(Saved data entries)
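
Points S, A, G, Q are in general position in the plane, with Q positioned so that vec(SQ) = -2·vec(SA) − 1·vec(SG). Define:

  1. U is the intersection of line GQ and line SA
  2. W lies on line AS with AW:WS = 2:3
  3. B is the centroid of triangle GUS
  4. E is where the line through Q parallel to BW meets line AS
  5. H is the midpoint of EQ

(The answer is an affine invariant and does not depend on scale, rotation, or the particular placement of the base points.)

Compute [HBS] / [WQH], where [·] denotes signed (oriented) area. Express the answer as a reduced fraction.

Set S = (0, 0), A = (1, 0), G = (0, 1), Q = (-2, -1); any affine frame gives the same invariant.
1. U is the intersection of line GQ and line SA ⇒ U = (-1, 0)
2. W lies on line AS with AW:WS = 2:3 ⇒ W = (3/5, 0)
3. B is the centroid of triangle GUS ⇒ B = (-1/3, 1/3)
4. E is where the line through Q parallel to BW meets line AS ⇒ E = (-24/5, 0)
5. H is the midpoint of EQ ⇒ H = (-17/5, -1/2)
2·[HBS] = -13/10, 2·[WQH] = -27/10
[HBS]:[WQH] = -13/10:-27/10 = 13/27

[HBS]:[WQH] = 13/27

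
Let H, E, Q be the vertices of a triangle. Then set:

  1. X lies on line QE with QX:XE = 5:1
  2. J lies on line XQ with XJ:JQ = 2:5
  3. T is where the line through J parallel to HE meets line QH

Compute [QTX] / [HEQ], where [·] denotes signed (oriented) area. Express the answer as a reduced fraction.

Work in coordinates with H = (0, 0), E = (1, 0), Q = (0, 1).
1. X lies on line QE with QX:XE = 5:1 ⇒ X = (5/6, 1/6)
2. J lies on line XQ with XJ:JQ = 2:5 ⇒ J = (25/42, 17/42)
3. T is where the line through J parallel to HE meets line QH ⇒ T = (0, 17/42)
2·[QTX] = 125/252, 2·[HEQ] = 1
[QTX]:[HEQ] = 125/252:1 = 125/252

[QTX]:[HEQ] = 125/252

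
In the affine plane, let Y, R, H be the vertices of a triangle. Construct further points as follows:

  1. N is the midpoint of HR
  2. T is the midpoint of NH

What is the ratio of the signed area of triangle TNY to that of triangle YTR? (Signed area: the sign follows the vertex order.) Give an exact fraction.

[TNY]:[YTR] = 1/3

Assign Y = (0, 0), R = (1, 0), H = (0, 1) — the answer is frame-independent, so this choice is without loss of generality.
1. N is the midpoint of HR ⇒ N = (1/2, 1/2)
2. T is the midpoint of NH ⇒ T = (1/4, 3/4)
2·[TNY] = -1/4, 2·[YTR] = -3/4
[TNY]:[YTR] = -1/4:-3/4 = 1/3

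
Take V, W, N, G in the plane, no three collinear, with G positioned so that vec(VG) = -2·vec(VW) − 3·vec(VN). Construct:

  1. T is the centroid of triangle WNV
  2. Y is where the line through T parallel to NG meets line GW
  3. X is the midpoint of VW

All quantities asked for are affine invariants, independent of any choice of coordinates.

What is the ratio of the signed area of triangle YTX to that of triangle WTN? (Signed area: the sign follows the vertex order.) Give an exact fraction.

[YTX]:[WTN] = 2

Work in coordinates with V = (0, 0), W = (1, 0), N = (0, 1), G = (-2, -3).
1. T is the centroid of triangle WNV ⇒ T = (1/3, 1/3)
2. Y is where the line through T parallel to NG meets line GW ⇒ Y = (-2/3, -5/3)
3. X is the midpoint of VW ⇒ X = (1/2, 0)
2·[YTX] = -2/3, 2·[WTN] = -1/3
[YTX]:[WTN] = -2/3:-1/3 = 2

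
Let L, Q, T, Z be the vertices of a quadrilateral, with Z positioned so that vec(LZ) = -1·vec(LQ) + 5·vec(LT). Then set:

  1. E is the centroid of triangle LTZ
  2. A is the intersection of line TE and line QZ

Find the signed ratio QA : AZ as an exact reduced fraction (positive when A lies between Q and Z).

QA:AZ = -2

Assign L = (0, 0), Q = (1, 0), T = (0, 1), Z = (-1, 5) — the answer is frame-independent, so this choice is without loss of generality.
1. E is the centroid of triangle LTZ ⇒ E = (-1/3, 2)
2. A is the intersection of line TE and line QZ ⇒ A = (-3, 10)
A = Q + t·(Z−Q) with t = 2, so QA:AZ = t:(1−t) = 2:-1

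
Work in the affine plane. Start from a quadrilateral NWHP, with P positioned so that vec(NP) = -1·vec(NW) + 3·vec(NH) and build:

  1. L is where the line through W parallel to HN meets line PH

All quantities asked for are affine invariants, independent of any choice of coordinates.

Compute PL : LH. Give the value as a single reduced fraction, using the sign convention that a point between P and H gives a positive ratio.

PL:LH = -2

Work in coordinates with N = (0, 0), W = (1, 0), H = (0, 1), P = (-1, 3).
1. L is where the line through W parallel to HN meets line PH ⇒ L = (1, -1)
L = P + t·(H−P) with t = 2, so PL:LH = t:(1−t) = 2:-1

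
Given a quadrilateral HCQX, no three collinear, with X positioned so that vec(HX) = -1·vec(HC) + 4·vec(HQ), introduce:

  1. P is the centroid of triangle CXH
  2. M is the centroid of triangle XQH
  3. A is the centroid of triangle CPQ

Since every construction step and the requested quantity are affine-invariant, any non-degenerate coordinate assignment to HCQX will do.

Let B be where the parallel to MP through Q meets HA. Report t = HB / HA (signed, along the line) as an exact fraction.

t = 9/10

Choose coordinates H = (0, 0), C = (1, 0), Q = (0, 1), X = (-1, 4).
1. P is the centroid of triangle CXH ⇒ P = (0, 4/3)
2. M is the centroid of triangle XQH ⇒ M = (-1/3, 5/3)
3. A is the centroid of triangle CPQ ⇒ A = (1/3, 7/9)
through Q parallel to MP: direction (1/3, -1/3); meets HA at B = (3/10, 7/10)
B = H + t·(A−H) with t = 9/10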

HOW TO COMPLETE THIS TASK:
Say how many lines in the entries contain the string "vertices", and say nothing else.

OUTPUT OF THE EXERCISE:
3